Top of Data records

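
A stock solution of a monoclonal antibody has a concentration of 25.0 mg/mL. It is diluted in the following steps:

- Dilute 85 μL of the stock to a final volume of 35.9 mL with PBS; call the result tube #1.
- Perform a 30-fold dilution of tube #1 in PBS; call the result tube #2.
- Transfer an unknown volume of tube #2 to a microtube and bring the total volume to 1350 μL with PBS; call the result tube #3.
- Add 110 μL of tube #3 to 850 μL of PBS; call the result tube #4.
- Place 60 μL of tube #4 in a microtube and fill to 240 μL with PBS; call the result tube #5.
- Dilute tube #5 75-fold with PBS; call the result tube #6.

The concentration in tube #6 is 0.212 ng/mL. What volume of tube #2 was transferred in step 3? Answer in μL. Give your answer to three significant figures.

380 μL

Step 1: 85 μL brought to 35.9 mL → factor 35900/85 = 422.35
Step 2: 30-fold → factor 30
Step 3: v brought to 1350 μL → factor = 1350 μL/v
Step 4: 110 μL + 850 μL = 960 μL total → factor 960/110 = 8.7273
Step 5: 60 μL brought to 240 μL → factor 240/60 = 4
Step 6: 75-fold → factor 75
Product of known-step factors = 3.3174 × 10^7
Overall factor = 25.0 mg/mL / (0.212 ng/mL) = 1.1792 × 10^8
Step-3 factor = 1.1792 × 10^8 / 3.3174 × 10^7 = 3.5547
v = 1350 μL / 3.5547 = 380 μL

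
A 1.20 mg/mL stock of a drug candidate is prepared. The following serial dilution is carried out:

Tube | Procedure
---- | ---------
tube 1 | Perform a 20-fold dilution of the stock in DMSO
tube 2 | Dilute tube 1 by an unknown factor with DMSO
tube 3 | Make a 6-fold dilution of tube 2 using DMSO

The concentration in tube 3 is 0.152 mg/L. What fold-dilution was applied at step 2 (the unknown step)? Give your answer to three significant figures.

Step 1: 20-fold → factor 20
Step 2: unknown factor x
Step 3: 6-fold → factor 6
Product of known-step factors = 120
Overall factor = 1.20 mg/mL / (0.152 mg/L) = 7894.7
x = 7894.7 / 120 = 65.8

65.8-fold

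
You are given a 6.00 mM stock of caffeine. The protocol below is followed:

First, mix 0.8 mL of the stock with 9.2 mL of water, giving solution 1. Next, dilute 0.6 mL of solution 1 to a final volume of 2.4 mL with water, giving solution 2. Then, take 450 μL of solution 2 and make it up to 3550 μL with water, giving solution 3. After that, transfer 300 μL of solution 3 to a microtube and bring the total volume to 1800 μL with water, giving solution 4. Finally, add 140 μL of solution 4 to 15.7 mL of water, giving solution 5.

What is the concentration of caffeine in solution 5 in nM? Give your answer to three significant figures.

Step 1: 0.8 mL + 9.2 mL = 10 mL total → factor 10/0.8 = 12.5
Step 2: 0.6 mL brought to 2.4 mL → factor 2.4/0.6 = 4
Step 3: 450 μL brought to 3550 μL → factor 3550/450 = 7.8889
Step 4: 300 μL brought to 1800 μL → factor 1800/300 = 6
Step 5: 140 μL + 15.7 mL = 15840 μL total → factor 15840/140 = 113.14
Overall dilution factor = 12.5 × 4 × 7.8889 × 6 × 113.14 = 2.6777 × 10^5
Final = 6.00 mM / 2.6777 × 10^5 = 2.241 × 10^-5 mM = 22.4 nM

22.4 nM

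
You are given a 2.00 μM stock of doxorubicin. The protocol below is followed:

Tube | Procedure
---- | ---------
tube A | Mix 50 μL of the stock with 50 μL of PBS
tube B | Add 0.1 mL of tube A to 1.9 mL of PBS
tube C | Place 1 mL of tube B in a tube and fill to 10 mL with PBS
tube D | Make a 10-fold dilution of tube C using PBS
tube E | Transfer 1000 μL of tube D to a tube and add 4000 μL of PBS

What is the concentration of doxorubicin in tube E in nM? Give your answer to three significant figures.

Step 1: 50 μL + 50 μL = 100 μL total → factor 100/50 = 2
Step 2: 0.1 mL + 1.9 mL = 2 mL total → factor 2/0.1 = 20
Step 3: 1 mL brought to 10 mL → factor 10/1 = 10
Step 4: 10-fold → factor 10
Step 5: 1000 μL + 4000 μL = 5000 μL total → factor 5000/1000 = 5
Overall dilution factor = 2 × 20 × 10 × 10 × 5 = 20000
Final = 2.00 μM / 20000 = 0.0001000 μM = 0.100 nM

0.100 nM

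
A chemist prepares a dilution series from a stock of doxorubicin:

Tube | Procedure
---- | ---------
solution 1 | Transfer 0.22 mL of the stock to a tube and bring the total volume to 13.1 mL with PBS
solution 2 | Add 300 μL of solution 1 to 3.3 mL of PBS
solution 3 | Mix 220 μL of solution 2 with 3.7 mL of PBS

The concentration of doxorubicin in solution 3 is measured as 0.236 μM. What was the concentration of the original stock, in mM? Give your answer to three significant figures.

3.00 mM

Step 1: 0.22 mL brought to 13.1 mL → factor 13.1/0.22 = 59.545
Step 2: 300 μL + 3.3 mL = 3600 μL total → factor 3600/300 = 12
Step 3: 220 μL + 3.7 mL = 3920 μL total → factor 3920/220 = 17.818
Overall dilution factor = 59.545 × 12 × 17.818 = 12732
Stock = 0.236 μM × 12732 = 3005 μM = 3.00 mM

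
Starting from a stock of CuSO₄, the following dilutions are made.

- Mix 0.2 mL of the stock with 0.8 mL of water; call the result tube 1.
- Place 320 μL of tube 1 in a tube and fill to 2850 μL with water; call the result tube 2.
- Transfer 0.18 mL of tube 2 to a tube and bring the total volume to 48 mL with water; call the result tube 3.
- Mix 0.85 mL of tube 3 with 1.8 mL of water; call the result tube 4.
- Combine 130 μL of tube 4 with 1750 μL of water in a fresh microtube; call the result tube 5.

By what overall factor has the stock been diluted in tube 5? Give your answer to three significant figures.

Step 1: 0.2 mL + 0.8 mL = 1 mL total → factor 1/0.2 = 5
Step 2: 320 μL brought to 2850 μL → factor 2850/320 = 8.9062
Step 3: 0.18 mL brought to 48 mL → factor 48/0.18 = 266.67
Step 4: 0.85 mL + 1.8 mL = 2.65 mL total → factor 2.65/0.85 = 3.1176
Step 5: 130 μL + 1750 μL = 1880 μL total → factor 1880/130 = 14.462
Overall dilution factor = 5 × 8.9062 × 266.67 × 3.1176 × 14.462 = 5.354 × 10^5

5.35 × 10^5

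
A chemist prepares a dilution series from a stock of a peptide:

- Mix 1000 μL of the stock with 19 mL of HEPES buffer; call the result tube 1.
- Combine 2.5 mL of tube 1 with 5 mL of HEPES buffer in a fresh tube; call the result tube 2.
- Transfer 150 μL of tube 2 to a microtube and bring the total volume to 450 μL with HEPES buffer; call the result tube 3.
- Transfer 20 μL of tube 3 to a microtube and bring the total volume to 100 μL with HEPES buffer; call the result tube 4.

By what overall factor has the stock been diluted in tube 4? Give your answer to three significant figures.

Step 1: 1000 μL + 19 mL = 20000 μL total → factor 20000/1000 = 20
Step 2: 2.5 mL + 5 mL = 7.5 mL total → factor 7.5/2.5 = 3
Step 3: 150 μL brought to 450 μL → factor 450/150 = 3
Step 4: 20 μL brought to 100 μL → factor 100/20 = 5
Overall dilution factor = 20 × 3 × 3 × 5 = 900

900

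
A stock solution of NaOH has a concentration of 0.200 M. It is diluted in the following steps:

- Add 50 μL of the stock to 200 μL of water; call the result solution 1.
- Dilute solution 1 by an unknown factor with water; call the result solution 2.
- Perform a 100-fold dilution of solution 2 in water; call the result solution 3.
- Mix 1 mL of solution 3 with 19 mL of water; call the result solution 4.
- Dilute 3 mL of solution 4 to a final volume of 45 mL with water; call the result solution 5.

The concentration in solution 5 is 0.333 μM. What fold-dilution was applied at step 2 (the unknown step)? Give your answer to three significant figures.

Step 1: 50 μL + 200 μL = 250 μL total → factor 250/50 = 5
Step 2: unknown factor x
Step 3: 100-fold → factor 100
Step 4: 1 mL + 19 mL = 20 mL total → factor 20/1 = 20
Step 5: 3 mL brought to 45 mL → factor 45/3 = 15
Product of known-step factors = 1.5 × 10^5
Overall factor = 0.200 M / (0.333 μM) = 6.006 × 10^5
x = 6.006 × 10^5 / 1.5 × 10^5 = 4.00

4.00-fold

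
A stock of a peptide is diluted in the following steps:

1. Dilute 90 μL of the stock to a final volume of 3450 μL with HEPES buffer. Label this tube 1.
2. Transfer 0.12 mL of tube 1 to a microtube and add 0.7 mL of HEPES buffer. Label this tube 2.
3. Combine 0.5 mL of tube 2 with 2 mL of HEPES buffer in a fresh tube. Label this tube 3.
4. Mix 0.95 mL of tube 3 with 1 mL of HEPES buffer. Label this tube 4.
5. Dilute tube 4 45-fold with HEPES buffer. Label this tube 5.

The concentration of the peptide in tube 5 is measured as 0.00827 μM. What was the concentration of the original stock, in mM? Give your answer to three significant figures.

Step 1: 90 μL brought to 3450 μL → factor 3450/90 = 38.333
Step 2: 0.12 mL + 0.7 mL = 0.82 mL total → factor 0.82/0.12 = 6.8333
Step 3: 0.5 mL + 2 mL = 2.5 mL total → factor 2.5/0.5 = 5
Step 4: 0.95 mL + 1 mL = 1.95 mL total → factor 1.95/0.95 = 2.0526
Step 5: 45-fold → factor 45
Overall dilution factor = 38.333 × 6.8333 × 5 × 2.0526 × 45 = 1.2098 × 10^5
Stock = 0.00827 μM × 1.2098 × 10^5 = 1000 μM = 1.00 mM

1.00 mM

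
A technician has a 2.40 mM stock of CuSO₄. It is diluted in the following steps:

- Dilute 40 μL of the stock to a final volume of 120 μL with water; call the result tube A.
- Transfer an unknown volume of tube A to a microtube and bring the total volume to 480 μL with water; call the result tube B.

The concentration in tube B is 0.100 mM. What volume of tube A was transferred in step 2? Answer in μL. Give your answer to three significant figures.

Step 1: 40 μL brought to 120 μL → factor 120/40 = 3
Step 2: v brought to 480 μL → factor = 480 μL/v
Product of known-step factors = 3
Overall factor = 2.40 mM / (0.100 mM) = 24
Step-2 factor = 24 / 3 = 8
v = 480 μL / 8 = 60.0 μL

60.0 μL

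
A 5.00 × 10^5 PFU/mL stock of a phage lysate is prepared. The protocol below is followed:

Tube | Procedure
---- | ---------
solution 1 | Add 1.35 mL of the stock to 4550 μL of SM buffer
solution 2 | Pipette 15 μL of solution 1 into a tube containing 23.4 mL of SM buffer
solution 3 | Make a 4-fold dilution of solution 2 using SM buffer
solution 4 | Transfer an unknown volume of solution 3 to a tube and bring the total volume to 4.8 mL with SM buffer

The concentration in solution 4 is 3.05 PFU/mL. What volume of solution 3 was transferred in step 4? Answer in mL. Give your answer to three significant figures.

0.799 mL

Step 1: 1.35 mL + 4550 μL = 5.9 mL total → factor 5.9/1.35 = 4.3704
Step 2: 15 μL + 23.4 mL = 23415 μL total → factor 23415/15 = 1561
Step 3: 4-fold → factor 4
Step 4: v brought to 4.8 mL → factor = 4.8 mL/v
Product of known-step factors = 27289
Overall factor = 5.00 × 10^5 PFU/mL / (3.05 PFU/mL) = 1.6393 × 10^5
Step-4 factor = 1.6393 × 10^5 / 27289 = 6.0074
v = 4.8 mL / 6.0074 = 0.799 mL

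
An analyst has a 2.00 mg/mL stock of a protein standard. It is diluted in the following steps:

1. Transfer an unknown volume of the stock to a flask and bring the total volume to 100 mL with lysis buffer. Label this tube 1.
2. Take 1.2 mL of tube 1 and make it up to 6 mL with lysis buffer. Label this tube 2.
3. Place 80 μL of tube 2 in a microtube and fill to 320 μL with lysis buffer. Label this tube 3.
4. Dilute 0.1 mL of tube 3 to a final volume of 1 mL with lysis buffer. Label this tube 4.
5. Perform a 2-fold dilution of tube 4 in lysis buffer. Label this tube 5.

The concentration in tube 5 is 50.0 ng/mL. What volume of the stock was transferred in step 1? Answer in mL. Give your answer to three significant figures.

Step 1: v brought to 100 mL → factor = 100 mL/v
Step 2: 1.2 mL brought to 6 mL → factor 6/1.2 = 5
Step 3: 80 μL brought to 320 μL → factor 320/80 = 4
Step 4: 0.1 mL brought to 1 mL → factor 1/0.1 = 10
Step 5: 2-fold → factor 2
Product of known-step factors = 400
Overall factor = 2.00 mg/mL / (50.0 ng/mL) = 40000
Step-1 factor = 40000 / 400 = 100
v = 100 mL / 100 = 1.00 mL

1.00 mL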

Bottom of Data records
Top of Data records

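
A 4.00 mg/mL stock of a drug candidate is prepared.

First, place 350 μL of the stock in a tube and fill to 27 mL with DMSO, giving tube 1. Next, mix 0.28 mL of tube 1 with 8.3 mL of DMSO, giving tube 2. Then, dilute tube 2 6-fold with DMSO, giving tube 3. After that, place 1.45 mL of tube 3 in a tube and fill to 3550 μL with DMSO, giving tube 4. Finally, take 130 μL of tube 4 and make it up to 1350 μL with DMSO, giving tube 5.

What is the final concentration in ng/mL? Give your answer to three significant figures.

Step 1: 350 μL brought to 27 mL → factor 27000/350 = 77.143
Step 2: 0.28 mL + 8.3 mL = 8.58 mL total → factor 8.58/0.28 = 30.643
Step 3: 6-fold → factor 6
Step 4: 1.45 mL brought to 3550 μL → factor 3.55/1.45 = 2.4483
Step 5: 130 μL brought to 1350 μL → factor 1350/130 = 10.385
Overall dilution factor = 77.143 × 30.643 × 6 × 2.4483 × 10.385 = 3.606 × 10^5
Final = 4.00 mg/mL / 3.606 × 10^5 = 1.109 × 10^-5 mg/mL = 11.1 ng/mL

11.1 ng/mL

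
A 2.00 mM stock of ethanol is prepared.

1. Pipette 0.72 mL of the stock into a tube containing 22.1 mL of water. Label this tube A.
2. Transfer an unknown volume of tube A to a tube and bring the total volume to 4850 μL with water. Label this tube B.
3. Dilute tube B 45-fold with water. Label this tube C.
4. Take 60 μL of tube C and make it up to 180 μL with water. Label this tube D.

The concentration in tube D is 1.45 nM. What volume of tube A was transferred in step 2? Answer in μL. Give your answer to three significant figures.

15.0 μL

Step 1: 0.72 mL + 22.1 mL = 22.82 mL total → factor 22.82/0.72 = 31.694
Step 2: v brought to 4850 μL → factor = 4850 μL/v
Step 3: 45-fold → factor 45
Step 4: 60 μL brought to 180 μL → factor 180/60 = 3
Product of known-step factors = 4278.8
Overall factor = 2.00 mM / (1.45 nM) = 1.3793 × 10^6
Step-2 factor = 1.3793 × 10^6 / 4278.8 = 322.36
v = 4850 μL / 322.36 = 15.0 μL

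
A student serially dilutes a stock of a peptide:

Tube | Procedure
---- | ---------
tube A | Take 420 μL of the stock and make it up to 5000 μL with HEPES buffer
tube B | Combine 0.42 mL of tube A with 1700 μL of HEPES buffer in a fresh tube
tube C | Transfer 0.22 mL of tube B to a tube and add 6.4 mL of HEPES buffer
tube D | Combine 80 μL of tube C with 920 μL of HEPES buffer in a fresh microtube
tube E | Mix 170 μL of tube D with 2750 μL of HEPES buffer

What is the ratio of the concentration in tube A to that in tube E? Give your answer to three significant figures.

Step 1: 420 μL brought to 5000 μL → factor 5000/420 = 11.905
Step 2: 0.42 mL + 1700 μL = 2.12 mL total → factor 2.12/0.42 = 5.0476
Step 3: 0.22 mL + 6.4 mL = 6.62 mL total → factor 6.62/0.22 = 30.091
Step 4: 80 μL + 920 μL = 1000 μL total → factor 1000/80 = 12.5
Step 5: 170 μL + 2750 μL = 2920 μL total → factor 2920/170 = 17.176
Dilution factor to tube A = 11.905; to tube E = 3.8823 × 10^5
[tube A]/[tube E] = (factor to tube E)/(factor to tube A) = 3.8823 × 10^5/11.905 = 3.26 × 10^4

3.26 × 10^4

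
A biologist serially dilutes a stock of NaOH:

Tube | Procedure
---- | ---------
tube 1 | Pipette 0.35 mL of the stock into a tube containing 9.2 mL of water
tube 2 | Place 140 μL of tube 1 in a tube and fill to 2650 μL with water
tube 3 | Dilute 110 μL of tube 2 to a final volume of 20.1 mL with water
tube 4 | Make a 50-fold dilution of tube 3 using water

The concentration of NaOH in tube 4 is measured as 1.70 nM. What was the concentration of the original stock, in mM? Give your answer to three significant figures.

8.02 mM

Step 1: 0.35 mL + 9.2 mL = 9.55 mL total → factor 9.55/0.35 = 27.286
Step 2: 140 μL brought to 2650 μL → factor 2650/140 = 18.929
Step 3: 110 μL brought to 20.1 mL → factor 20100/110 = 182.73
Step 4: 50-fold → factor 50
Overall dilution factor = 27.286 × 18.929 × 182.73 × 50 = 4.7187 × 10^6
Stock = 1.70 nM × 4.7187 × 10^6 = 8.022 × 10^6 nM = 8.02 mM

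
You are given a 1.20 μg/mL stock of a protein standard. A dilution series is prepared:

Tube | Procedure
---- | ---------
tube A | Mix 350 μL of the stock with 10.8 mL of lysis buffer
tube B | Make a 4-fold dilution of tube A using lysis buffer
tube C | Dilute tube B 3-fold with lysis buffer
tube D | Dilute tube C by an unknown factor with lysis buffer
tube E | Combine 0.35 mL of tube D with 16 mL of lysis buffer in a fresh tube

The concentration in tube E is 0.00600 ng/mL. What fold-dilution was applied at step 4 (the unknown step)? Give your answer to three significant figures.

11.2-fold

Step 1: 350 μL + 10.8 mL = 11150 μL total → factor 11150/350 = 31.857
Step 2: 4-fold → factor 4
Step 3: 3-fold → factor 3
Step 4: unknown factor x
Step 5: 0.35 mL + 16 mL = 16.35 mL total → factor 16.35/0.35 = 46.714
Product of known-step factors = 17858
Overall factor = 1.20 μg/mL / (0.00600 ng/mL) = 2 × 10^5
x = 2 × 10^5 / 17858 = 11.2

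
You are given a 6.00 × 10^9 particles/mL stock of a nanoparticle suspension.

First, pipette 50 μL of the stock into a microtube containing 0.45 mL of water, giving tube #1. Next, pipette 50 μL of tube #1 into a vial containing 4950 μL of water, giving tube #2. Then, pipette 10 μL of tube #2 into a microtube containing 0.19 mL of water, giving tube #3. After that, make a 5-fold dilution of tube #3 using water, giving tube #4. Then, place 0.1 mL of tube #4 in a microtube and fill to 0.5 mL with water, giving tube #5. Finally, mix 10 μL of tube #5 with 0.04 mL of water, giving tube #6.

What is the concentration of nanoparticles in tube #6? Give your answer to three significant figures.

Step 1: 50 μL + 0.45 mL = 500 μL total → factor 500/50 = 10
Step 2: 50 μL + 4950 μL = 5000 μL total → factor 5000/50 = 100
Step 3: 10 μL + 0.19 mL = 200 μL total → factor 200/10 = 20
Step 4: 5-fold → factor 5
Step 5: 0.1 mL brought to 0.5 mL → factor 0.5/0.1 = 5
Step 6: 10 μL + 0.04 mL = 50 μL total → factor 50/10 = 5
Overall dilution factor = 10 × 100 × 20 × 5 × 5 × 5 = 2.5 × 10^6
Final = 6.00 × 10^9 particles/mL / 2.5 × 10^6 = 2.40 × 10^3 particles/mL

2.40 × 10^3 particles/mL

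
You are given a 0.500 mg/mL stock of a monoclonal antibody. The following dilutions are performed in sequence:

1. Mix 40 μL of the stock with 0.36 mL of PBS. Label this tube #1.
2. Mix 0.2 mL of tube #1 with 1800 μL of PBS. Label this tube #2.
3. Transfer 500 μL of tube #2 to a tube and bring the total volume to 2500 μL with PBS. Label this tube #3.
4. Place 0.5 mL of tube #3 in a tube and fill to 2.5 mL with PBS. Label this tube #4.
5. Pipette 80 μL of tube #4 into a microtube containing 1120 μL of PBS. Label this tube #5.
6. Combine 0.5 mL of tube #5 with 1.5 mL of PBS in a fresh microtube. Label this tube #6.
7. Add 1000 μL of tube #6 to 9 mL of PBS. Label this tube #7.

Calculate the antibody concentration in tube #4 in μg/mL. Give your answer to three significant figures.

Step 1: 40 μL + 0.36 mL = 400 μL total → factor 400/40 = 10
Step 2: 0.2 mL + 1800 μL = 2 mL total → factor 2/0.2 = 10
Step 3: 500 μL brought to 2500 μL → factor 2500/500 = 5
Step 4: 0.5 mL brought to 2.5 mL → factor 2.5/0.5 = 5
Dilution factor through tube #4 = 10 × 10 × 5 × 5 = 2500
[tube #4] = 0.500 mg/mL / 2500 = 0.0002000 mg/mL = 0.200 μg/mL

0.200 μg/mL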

Bottom of Data records

After locating the line with "solution 1 | Transfer" above, return that line and every later line through the one with "- Transfer 150", word for word and with nothing else.

• Written answer:
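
solution 1 | Transfer 0.22 mL of the stock to a tube and bring the total volume to 13.1 mL with PBS
solution 2 | Add 300 μL of solution 1 to 3.3 mL of PBS
solution 3 | Mix 220 μL of solution 2 with 3.7 mL of PBS

The concentration of doxorubicin in solution 3 is measured as 0.236 μM. What was the concentration of the original stock, in mM? Give your answer to three significant figures.

3.00 mM

Step 1: 0.22 mL brought to 13.1 mL → factor 13.1/0.22 = 59.545
Step 2: 300 μL + 3.3 mL = 3600 μL total → factor 3600/300 = 12
Step 3: 220 μL + 3.7 mL = 3920 μL total → factor 3920/220 = 17.818
Overall dilution factor = 59.545 × 12 × 17.818 = 12732
Stock = 0.236 μM × 12732 = 3005 μM = 3.00 mM

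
Starting from a stock of CuSO₄, the following dilutions are made.

- Mix 0.2 mL of the stock with 0.8 mL of water; call the result tube 1.
- Place 320 μL of tube 1 in a tube and fill to 2850 μL with water; call the result tube 2.
- Transfer 0.18 mL of tube 2 to a tube and bring the total volume to 48 mL with water; call the result tube 3.
- Mix 0.85 mL of tube 3 with 1.8 mL of water; call the result tube 4.
- Combine 130 μL of tube 4 with 1750 μL of water in a fresh microtube; call the result tube 5.

By what overall factor has the stock been diluted in tube 5? Give your answer to three significant figures.

Step 1: 0.2 mL + 0.8 mL = 1 mL total → factor 1/0.2 = 5
Step 2: 320 μL brought to 2850 μL → factor 2850/320 = 8.9062
Step 3: 0.18 mL brought to 48 mL → factor 48/0.18 = 266.67
Step 4: 0.85 mL + 1.8 mL = 2.65 mL total → factor 2.65/0.85 = 3.1176
Step 5: 130 μL + 1750 μL = 1880 μL total → factor 1880/130 = 14.462
Overall dilution factor = 5 × 8.9062 × 266.67 × 3.1176 × 14.462 = 5.354 × 10^5

5.35 × 10^5

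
A chemist prepares a dilution series from a stock of a peptide:

- Mix 1000 μL of the stock with 19 mL of HEPES buffer; call the result tube 1.
- Combine 2.5 mL of tube 1 with 5 mL of HEPES buffer in a fresh tube; call the result tube 2.
- Transfer 150 μL of tube 2 to a microtube and bring the total volume to 450 μL with HEPES buffer; call the result tube 3.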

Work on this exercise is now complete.